Your task → Go to the line containing "Marlowe Biotech (OSM)" in the listing below. Output that line and each later one exactly.

----

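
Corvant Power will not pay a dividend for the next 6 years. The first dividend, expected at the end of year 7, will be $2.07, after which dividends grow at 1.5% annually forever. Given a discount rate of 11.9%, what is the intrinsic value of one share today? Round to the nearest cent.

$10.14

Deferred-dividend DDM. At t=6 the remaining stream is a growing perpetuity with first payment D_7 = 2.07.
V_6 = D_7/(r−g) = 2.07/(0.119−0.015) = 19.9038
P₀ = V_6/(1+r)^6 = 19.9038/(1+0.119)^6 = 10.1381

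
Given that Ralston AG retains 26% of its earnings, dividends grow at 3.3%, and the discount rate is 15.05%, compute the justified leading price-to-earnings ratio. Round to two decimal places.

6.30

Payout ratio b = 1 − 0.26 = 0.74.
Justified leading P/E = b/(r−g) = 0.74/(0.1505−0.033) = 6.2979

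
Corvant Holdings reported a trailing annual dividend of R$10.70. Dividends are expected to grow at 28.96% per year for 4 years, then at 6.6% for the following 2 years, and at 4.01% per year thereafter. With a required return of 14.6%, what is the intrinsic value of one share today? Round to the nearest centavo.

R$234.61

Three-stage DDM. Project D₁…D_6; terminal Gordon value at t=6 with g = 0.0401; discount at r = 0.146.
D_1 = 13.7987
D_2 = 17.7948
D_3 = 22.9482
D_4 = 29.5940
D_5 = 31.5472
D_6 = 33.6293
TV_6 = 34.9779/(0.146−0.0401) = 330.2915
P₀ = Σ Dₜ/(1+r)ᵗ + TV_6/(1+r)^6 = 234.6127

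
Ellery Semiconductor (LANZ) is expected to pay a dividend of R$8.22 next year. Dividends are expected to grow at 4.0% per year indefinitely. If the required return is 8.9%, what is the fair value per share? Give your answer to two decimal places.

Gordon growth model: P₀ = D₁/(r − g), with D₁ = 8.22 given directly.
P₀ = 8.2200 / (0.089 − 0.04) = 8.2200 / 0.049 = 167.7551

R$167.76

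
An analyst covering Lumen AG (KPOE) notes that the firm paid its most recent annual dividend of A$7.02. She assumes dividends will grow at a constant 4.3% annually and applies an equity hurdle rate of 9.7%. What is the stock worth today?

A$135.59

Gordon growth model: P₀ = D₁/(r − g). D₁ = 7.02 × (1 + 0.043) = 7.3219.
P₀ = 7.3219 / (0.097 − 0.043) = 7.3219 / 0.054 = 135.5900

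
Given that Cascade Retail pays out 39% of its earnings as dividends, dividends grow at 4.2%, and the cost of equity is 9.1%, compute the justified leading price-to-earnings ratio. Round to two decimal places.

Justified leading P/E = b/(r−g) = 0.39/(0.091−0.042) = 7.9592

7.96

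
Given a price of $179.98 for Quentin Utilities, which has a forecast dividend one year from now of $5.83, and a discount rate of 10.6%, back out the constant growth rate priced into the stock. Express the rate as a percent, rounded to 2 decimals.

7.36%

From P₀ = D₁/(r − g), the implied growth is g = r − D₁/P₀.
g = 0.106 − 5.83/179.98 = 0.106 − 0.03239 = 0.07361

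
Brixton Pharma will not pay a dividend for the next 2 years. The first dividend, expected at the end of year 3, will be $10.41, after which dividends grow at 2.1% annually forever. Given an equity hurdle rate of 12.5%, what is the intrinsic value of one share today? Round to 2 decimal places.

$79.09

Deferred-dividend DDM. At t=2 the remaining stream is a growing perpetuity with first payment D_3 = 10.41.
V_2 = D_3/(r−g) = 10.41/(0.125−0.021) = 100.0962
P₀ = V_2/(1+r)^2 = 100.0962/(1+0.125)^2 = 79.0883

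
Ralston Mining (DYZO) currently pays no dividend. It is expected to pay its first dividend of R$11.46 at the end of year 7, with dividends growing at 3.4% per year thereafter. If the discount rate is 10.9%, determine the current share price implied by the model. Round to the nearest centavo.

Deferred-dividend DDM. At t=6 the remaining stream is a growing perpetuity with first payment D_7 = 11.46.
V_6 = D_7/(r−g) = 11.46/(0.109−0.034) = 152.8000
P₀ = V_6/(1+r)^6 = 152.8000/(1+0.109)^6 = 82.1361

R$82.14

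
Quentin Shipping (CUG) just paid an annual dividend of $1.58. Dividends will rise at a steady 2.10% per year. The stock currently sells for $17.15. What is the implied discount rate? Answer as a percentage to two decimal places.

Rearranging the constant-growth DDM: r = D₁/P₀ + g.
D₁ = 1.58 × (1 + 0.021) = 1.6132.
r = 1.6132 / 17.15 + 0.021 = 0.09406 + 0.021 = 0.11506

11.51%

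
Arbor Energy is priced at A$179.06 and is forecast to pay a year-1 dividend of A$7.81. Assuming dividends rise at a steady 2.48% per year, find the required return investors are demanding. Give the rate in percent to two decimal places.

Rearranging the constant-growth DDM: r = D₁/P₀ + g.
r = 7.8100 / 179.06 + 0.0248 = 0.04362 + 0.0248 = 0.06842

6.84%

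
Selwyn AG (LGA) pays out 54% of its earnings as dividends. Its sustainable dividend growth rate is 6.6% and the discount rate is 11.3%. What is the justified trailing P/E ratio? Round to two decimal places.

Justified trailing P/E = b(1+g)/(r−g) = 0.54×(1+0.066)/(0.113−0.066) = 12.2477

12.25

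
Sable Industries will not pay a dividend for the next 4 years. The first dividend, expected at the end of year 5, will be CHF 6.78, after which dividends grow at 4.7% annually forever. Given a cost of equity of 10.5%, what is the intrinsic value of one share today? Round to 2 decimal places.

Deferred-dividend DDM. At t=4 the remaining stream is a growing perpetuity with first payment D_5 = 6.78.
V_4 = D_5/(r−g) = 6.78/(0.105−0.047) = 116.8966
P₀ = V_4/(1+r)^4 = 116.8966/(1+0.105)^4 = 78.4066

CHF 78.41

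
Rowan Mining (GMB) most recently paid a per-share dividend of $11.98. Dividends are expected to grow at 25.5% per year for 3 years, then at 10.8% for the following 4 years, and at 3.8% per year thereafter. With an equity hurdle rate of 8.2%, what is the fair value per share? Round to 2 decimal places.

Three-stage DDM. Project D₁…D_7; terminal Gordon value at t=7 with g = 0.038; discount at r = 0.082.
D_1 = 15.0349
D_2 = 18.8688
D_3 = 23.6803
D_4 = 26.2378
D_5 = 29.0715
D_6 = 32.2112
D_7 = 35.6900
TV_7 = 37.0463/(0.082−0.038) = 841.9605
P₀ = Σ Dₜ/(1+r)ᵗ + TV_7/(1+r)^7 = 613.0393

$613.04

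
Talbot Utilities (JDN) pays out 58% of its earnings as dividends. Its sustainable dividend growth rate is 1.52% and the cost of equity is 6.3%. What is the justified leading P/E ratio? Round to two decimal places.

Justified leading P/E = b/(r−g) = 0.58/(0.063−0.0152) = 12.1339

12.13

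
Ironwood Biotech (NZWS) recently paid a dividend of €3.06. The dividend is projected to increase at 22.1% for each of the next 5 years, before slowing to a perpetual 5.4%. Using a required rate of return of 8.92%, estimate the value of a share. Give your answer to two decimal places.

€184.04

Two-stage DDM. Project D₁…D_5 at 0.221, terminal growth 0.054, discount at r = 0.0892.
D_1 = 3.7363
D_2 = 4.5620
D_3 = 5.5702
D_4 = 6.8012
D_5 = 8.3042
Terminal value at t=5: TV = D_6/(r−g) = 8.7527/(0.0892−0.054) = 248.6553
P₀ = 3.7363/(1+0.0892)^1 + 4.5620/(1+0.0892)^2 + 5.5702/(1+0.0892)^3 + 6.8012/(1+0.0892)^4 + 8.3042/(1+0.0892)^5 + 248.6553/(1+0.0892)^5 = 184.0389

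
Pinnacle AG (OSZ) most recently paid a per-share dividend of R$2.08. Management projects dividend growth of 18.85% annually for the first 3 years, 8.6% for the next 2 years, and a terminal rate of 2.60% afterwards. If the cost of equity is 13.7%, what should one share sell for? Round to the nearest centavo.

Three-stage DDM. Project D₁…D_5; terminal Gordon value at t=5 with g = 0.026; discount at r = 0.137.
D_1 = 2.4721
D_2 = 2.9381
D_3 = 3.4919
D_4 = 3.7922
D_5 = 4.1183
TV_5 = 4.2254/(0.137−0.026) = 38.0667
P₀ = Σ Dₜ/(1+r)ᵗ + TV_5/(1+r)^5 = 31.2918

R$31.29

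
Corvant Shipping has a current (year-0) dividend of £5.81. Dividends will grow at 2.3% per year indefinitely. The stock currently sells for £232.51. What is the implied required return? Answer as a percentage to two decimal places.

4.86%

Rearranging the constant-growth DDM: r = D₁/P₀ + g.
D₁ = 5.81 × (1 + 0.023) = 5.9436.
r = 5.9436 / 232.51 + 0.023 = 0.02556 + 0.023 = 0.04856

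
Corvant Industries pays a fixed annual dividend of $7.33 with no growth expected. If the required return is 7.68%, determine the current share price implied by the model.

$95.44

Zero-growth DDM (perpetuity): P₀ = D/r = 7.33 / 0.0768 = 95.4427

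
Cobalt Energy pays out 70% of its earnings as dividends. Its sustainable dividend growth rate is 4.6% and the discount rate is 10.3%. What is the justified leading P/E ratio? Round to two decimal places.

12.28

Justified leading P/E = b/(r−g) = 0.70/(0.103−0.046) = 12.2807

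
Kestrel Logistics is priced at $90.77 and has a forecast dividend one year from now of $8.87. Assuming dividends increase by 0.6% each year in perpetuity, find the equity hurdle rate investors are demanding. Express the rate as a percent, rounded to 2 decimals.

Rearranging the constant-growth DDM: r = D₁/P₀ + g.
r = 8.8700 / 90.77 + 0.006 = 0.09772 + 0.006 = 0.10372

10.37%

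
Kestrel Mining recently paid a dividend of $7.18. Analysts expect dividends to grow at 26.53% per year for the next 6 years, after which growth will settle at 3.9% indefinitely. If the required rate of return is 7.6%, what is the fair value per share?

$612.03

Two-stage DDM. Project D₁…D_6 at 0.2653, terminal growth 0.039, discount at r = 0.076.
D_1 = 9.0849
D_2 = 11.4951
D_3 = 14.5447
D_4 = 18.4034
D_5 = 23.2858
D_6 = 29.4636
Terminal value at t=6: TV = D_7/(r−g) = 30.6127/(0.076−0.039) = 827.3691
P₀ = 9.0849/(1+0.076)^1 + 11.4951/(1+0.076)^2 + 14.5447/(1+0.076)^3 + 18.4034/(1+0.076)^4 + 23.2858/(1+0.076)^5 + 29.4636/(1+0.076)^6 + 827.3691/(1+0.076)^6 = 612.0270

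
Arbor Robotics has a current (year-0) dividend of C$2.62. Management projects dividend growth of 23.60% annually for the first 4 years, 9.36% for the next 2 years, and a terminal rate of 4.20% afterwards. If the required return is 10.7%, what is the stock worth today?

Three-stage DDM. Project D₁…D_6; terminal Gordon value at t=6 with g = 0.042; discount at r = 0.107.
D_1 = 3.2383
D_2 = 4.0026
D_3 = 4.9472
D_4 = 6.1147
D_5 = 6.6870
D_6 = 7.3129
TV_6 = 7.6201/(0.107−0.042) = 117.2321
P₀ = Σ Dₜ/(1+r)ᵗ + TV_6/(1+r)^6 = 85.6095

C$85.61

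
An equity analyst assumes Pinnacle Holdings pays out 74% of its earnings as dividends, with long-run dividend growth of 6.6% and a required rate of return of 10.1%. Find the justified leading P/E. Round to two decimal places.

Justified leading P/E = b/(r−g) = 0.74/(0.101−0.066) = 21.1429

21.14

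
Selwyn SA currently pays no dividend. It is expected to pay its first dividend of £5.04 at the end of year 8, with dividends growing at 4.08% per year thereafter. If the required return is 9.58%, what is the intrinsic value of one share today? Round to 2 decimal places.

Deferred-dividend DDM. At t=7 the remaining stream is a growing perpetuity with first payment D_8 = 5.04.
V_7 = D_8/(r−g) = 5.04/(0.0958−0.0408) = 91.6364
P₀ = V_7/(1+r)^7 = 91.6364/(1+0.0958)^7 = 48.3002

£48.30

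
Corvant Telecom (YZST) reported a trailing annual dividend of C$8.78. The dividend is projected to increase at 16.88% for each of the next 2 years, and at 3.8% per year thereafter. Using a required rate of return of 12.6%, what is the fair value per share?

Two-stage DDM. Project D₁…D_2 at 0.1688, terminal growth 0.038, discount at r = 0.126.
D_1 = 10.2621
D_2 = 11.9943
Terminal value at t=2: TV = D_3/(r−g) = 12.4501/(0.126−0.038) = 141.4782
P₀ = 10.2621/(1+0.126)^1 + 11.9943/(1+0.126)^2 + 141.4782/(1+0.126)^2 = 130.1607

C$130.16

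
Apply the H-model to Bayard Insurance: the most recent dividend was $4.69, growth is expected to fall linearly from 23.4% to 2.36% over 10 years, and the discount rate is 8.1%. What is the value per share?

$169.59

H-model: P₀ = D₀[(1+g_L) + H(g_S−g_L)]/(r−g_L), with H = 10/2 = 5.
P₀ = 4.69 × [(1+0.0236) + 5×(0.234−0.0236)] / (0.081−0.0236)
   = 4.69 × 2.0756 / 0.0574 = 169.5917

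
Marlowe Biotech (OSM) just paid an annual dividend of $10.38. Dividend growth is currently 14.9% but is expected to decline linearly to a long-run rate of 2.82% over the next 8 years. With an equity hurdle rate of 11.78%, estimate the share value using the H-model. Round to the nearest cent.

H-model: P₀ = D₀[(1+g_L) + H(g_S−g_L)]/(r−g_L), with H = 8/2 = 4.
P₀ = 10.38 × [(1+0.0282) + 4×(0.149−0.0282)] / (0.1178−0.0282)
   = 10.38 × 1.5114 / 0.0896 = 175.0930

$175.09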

----

Exercise response →
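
Marlowe Biotech (OSM) just paid an annual dividend of $10.38. Dividend growth is currently 14.9% but is expected to decline linearly to a long-run rate of 2.82% over the next 8 years. With an equity hurdle rate of 11.78%, estimate the share value using the H-model. Round to the nearest cent.

H-model: P₀ = D₀[(1+g_L) + H(g_S−g_L)]/(r−g_L), with H = 8/2 = 4.
P₀ = 10.38 × [(1+0.0282) + 4×(0.149−0.0282)] / (0.1178−0.0282)
   = 10.38 × 1.5114 / 0.0896 = 175.0930

$175.09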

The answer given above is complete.